== Segment start ==
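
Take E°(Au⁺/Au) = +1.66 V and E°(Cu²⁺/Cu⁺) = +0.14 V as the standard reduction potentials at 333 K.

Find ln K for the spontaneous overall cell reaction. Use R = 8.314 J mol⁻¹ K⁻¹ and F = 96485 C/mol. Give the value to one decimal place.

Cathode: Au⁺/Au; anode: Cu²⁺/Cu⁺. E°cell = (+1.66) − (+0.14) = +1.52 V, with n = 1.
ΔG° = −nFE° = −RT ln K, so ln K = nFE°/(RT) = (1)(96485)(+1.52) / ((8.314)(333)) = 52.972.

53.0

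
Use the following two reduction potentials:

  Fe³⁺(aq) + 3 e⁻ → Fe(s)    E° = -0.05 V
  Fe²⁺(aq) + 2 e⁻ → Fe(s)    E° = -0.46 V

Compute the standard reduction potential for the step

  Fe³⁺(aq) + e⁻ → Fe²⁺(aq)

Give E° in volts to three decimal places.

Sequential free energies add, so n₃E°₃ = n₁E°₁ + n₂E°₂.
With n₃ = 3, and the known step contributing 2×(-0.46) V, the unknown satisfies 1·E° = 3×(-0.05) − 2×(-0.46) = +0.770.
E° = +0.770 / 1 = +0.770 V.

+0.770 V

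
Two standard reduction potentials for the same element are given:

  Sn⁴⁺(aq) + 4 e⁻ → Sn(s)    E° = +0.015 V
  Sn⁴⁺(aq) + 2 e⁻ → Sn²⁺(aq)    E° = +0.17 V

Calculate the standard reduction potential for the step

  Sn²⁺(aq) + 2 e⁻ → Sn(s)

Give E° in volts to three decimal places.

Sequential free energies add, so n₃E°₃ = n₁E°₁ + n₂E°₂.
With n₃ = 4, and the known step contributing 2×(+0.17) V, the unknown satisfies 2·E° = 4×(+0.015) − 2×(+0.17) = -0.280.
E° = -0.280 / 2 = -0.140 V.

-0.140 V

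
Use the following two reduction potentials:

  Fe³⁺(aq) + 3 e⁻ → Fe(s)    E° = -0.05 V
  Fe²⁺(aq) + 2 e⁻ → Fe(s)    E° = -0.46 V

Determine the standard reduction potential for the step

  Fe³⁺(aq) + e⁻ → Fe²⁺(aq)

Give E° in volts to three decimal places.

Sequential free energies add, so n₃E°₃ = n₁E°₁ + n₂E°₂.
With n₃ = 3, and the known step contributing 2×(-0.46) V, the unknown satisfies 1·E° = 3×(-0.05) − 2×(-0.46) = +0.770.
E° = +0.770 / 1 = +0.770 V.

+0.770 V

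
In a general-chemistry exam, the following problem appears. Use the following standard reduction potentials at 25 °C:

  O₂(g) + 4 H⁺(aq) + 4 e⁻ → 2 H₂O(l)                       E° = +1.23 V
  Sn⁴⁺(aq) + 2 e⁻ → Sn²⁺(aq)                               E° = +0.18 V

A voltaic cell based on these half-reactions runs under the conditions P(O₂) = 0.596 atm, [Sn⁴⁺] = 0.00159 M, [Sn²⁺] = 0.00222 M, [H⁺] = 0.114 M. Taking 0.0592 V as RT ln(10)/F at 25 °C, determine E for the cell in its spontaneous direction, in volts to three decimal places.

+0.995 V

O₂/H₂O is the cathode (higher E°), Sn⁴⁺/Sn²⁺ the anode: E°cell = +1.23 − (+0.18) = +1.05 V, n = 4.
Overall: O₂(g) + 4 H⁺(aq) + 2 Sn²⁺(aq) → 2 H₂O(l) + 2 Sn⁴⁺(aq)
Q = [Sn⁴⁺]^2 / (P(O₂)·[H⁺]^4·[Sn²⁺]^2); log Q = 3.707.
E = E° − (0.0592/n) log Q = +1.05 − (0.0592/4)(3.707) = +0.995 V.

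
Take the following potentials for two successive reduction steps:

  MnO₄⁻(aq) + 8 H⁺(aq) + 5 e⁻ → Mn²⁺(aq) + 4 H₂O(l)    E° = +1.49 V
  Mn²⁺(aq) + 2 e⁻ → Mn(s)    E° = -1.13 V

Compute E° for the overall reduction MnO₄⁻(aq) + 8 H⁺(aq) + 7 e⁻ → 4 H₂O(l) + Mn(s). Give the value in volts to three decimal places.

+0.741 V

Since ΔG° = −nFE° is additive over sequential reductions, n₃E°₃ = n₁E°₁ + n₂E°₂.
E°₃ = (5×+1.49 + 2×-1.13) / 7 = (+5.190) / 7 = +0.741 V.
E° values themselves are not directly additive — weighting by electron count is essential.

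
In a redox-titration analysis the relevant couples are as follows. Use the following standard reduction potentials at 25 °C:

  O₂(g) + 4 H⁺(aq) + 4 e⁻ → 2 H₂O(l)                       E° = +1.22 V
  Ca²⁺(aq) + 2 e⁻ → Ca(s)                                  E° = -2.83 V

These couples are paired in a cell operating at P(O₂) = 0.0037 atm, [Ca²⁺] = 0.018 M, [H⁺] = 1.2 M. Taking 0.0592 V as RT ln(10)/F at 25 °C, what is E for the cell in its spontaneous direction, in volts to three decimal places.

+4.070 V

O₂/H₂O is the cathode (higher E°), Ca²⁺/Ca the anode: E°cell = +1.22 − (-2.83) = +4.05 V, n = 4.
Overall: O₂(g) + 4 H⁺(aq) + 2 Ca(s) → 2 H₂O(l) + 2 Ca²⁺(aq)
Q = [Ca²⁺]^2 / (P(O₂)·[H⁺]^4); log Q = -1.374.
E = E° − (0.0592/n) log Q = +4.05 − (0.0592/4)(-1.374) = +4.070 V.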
== Segment end ==
**Your instructions:**
Output the entries above exactly, please, with nothing dropped.

**Problem solution:**
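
Take E°(Au⁺/Au) = +1.66 V and E°(Cu²⁺/Cu⁺) = +0.14 V as the standard reduction potentials at 333 K.

Find ln K for the spontaneous overall cell reaction. Use R = 8.314 J mol⁻¹ K⁻¹ and F = 96485 C/mol. Give the value to one decimal place.

Cathode: Au⁺/Au; anode: Cu²⁺/Cu⁺. E°cell = (+1.66) − (+0.14) = +1.52 V, with n = 1.
ΔG° = −nFE° = −RT ln K, so ln K = nFE°/(RT) = (1)(96485)(+1.52) / ((8.314)(333)) = 52.972.

53.0

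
Use the following two reduction potentials:

  Fe³⁺(aq) + 3 e⁻ → Fe(s)    E° = -0.05 V
  Fe²⁺(aq) + 2 e⁻ → Fe(s)    E° = -0.46 V

Compute the standard reduction potential for the step

  Fe³⁺(aq) + e⁻ → Fe²⁺(aq)

Give E° in volts to three decimal places.

Sequential free energies add, so n₃E°₃ = n₁E°₁ + n₂E°₂.
With n₃ = 3, and the known step contributing 2×(-0.46) V, the unknown satisfies 1·E° = 3×(-0.05) − 2×(-0.46) = +0.770.
E° = +0.770 / 1 = +0.770 V.

+0.770 V

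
Two standard reduction potentials for the same element are given:

  Sn⁴⁺(aq) + 4 e⁻ → Sn(s)    E° = +0.015 V
  Sn⁴⁺(aq) + 2 e⁻ → Sn²⁺(aq)    E° = +0.17 V

Calculate the standard reduction potential for the step

  Sn²⁺(aq) + 2 e⁻ → Sn(s)

Give E° in volts to three decimal places.

Sequential free energies add, so n₃E°₃ = n₁E°₁ + n₂E°₂.
With n₃ = 4, and the known step contributing 2×(+0.17) V, the unknown satisfies 2·E° = 4×(+0.015) − 2×(+0.17) = -0.280.
E° = -0.280 / 2 = -0.140 V.

-0.140 V

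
Use the following two reduction potentials:

  Fe³⁺(aq) + 3 e⁻ → Fe(s)    E° = -0.05 V
  Fe²⁺(aq) + 2 e⁻ → Fe(s)    E° = -0.46 V

Determine the standard reduction potential for the step

  Fe³⁺(aq) + e⁻ → Fe²⁺(aq)

Give E° in volts to three decimal places.

Sequential free energies add, so n₃E°₃ = n₁E°₁ + n₂E°₂.
With n₃ = 3, and the known step contributing 2×(-0.46) V, the unknown satisfies 1·E° = 3×(-0.05) − 2×(-0.46) = +0.770.
E° = +0.770 / 1 = +0.770 V.

+0.770 V

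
In a general-chemistry exam, the following problem appears. Use the following standard reduction potentials at 25 °C:

  O₂(g) + 4 H⁺(aq) + 4 e⁻ → 2 H₂O(l)                       E° = +1.23 V
  Sn⁴⁺(aq) + 2 e⁻ → Sn²⁺(aq)                               E° = +0.18 V

A voltaic cell based on these half-reactions runs under the conditions P(O₂) = 0.596 atm, [Sn⁴⁺] = 0.00159 M, [Sn²⁺] = 0.00222 M, [H⁺] = 0.114 M. Taking 0.0592 V as RT ln(10)/F at 25 °C, determine E for the cell in its spontaneous direction, in volts to three decimal places.

+0.995 V

O₂/H₂O is the cathode (higher E°), Sn⁴⁺/Sn²⁺ the anode: E°cell = +1.23 − (+0.18) = +1.05 V, n = 4.
Overall: O₂(g) + 4 H⁺(aq) + 2 Sn²⁺(aq) → 2 H₂O(l) + 2 Sn⁴⁺(aq)
Q = [Sn⁴⁺]^2 / (P(O₂)·[H⁺]^4·[Sn²⁺]^2); log Q = 3.707.
E = E° − (0.0592/n) log Q = +1.05 − (0.0592/4)(3.707) = +0.995 V.

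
Take the following potentials for two successive reduction steps:

  MnO₄⁻(aq) + 8 H⁺(aq) + 5 e⁻ → Mn²⁺(aq) + 4 H₂O(l)    E° = +1.49 V
  Mn²⁺(aq) + 2 e⁻ → Mn(s)    E° = -1.13 V

Compute E° for the overall reduction MnO₄⁻(aq) + 8 H⁺(aq) + 7 e⁻ → 4 H₂O(l) + Mn(s). Give the value in volts to three decimal places.

+0.741 V

Since ΔG° = −nFE° is additive over sequential reductions, n₃E°₃ = n₁E°₁ + n₂E°₂.
E°₃ = (5×+1.49 + 2×-1.13) / 7 = (+5.190) / 7 = +0.741 V.
E° values themselves are not directly additive — weighting by electron count is essential.

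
In a redox-titration analysis the relevant couples are as follows. Use the following standard reduction potentials at 25 °C:

  O₂(g) + 4 H⁺(aq) + 4 e⁻ → 2 H₂O(l)                       E° = +1.22 V
  Ca²⁺(aq) + 2 e⁻ → Ca(s)                                  E° = -2.83 V

These couples are paired in a cell operating at P(O₂) = 0.0037 atm, [Ca²⁺] = 0.018 M, [H⁺] = 1.2 M. Taking 0.0592 V as RT ln(10)/F at 25 °C, what is E for the cell in its spontaneous direction, in volts to three decimal places.

+4.070 V

O₂/H₂O is the cathode (higher E°), Ca²⁺/Ca the anode: E°cell = +1.22 − (-2.83) = +4.05 V, n = 4.
Overall: O₂(g) + 4 H⁺(aq) + 2 Ca(s) → 2 H₂O(l) + 2 Ca²⁺(aq)
Q = [Ca²⁺]^2 / (P(O₂)·[H⁺]^4); log Q = -1.374.
E = E° − (0.0592/n) log Q = +4.05 − (0.0592/4)(-1.374) = +4.070 V.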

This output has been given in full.